- REQUIRED WORK
Each line of the data that includes the string "truth" is to be copied out.

[Collected data]
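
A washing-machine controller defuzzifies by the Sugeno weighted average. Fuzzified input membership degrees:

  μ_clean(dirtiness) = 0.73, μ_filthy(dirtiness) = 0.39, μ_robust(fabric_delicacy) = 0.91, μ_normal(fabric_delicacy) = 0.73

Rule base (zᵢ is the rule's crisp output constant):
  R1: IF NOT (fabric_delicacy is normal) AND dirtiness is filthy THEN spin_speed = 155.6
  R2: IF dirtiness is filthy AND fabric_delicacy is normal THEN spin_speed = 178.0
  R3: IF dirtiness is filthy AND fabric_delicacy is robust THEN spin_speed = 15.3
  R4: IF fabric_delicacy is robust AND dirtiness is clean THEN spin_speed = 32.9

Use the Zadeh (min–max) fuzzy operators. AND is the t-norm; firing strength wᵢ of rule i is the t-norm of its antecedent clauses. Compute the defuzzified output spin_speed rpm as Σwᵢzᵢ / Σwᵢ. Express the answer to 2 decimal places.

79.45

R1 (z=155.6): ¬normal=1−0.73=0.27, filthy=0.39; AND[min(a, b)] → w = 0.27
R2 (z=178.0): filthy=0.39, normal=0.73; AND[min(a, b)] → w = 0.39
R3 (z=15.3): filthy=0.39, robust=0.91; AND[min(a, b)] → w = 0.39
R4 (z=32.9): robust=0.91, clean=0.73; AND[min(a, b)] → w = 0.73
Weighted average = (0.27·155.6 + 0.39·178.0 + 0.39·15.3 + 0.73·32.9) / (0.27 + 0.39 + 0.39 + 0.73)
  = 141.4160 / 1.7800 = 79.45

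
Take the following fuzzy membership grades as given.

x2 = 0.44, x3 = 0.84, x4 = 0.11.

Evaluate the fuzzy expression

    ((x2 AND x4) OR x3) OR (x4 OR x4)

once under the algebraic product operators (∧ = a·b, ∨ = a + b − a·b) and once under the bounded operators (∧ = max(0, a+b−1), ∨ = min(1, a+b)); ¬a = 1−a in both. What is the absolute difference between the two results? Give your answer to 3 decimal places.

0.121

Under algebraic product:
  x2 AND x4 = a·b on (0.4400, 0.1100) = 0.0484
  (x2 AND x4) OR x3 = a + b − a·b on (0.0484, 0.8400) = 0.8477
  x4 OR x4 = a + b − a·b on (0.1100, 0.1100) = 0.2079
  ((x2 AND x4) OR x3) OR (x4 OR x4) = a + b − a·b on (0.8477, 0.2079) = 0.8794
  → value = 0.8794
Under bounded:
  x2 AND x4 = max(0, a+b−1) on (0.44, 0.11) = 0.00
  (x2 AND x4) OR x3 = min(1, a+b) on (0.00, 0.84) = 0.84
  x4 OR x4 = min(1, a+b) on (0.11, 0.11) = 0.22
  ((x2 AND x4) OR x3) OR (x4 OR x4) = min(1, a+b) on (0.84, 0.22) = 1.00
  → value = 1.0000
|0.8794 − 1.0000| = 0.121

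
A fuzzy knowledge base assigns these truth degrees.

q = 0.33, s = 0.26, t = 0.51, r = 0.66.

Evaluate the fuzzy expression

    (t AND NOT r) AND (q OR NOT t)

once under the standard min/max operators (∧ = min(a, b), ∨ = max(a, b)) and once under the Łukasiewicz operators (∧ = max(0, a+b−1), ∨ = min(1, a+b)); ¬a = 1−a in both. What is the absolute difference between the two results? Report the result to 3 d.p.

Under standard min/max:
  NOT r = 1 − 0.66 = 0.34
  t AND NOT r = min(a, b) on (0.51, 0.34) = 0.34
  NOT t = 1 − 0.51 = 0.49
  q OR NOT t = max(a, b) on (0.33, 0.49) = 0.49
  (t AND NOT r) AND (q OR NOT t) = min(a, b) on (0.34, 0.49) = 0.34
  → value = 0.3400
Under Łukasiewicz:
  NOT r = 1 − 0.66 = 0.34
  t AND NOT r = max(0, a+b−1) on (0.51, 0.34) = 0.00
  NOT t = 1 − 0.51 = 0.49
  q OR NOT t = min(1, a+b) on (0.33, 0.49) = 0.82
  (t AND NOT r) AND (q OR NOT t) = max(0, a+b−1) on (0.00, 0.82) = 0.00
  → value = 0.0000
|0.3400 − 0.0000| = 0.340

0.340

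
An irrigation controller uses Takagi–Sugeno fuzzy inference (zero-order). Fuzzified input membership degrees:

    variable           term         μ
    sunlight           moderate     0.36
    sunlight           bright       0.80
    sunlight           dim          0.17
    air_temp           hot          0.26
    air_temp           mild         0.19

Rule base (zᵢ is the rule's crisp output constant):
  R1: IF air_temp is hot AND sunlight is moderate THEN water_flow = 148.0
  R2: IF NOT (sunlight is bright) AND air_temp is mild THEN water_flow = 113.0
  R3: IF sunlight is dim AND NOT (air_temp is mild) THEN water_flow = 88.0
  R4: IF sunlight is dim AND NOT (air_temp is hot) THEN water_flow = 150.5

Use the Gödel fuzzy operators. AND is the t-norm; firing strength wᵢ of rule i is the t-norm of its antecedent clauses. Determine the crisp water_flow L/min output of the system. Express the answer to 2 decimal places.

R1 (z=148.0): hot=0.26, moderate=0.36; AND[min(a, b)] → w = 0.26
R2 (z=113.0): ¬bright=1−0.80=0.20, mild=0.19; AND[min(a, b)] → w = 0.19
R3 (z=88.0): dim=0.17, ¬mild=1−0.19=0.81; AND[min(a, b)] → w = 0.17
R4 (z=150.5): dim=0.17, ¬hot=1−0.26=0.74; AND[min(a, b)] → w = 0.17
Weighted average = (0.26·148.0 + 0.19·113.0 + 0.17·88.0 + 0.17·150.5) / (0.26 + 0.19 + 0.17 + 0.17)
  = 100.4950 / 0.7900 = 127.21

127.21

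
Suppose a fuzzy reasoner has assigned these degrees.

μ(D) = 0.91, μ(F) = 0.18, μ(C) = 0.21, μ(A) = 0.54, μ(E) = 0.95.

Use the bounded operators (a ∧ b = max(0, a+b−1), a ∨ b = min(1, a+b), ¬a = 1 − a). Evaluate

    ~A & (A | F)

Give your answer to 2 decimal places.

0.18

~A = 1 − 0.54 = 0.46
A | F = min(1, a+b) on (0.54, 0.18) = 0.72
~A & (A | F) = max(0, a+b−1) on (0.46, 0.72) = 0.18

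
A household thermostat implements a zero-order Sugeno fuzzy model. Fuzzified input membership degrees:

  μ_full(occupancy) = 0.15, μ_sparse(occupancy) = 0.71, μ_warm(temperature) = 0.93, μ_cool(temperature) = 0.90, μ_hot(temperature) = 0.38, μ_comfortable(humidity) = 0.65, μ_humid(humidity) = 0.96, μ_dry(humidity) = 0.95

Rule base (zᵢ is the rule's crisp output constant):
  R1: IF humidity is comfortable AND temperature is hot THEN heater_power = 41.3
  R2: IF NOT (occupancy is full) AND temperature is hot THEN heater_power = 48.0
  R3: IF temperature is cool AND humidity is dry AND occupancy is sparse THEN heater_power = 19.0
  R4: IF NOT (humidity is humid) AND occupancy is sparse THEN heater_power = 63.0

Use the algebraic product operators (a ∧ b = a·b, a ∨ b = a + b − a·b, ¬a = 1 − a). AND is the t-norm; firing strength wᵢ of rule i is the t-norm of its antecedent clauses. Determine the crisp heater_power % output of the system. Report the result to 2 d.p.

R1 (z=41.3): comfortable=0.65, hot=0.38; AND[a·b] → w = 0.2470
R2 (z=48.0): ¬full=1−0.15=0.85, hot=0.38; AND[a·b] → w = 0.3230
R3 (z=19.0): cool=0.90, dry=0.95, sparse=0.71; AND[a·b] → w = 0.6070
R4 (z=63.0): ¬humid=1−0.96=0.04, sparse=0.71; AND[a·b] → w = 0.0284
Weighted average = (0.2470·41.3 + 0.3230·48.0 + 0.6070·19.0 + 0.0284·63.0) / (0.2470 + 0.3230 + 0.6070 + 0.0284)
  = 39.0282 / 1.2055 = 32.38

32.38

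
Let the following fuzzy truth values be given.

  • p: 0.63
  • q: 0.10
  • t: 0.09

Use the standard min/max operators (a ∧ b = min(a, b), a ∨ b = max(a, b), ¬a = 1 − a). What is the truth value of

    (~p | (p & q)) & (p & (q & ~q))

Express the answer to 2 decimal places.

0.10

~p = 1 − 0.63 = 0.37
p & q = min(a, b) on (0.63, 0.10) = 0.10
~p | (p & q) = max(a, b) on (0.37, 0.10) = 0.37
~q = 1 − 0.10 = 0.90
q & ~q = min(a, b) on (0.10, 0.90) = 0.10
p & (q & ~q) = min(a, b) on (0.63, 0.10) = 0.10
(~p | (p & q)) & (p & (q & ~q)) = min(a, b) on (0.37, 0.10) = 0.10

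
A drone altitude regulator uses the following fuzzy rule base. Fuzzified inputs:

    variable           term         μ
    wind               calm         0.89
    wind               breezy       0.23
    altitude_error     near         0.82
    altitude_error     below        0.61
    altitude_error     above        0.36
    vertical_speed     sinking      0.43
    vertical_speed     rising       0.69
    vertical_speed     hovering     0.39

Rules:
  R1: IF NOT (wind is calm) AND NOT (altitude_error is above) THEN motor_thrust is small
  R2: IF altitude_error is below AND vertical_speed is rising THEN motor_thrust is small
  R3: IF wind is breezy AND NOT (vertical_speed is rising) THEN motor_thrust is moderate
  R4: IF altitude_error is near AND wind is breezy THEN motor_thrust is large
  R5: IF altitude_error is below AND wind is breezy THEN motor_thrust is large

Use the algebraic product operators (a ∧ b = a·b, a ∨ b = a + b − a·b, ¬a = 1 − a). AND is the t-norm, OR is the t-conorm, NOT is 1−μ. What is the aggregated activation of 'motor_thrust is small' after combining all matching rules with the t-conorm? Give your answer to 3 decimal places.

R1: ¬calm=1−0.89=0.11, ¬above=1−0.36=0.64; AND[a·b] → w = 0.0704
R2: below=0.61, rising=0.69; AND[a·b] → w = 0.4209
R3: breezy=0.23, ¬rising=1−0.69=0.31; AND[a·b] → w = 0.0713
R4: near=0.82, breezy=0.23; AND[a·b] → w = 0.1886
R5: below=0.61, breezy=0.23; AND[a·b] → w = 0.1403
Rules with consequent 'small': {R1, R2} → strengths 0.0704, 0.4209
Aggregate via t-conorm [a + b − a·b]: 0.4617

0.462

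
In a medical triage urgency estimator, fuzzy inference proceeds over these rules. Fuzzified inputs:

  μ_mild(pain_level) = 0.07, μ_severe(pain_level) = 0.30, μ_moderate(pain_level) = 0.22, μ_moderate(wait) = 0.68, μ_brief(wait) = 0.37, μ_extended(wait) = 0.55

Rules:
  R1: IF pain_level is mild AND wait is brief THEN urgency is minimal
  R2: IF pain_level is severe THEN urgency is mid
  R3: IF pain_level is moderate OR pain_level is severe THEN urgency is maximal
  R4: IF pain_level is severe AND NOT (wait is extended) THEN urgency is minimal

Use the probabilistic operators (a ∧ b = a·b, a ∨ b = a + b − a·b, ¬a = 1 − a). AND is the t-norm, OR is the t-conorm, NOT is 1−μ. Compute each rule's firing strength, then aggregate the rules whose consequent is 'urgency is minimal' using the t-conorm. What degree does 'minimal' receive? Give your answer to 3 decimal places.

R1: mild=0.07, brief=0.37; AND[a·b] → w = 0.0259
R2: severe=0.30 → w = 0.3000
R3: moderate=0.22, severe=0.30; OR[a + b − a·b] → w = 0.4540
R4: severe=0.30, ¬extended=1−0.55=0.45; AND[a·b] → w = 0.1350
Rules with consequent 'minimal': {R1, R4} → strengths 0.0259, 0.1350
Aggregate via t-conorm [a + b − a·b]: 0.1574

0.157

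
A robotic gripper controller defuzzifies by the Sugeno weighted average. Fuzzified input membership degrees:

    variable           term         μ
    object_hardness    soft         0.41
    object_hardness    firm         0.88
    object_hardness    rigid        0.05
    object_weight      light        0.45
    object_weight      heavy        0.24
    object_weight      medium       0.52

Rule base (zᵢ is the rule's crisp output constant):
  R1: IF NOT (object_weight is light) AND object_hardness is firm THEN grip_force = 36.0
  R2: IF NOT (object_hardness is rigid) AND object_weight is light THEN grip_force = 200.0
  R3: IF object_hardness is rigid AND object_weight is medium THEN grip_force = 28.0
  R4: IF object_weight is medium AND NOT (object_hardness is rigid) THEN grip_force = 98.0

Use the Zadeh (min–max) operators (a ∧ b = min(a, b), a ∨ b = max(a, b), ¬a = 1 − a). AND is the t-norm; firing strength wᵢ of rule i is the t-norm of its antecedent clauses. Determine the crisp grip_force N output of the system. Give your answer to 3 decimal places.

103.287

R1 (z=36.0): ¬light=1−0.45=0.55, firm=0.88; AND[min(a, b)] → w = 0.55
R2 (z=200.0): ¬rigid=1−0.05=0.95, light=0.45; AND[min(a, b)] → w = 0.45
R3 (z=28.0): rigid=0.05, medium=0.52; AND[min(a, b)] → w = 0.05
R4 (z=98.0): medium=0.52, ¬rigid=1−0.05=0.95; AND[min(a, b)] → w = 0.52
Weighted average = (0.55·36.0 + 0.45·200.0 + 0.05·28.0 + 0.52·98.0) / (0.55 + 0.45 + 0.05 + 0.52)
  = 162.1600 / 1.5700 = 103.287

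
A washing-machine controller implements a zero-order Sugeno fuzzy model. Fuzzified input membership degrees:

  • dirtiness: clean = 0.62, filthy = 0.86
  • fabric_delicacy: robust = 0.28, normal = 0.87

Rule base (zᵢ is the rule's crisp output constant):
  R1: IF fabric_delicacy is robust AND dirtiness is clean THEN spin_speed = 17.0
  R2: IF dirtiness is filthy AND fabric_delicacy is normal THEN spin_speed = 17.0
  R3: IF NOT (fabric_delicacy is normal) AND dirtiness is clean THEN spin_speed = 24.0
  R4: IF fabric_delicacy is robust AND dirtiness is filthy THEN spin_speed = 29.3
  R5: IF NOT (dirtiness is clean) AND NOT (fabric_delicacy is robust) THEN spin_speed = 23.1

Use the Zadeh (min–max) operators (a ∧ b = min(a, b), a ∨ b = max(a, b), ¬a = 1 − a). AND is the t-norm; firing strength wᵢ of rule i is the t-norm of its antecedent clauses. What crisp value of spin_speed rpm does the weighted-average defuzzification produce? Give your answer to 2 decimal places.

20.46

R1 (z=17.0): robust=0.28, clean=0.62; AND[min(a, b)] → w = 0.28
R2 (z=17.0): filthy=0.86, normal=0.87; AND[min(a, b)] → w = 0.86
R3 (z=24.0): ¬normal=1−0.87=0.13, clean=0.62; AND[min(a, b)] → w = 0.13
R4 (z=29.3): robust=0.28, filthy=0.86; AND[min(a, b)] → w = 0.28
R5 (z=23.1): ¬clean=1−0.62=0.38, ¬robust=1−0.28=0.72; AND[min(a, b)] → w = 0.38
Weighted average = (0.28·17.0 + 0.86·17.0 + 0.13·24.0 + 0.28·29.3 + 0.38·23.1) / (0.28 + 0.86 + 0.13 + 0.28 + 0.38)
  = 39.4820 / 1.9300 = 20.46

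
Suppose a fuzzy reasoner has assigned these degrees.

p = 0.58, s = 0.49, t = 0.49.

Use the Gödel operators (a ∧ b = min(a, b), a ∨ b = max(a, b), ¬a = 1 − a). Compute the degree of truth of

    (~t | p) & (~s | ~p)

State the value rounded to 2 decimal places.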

- TASK OUTPUT
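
A fuzzy knowledge base assigns these truth degrees.
Let the following fuzzy truth values be given.
Use the standard min/max operators (a ∧ b = min(a, b), a ∨ b = max(a, b), ¬a = 1 − a). What is the truth value of
Use the Gödel operators (a ∧ b = min(a, b), a ∨ b = max(a, b), ¬a = 1 − a). Compute the degree of truth of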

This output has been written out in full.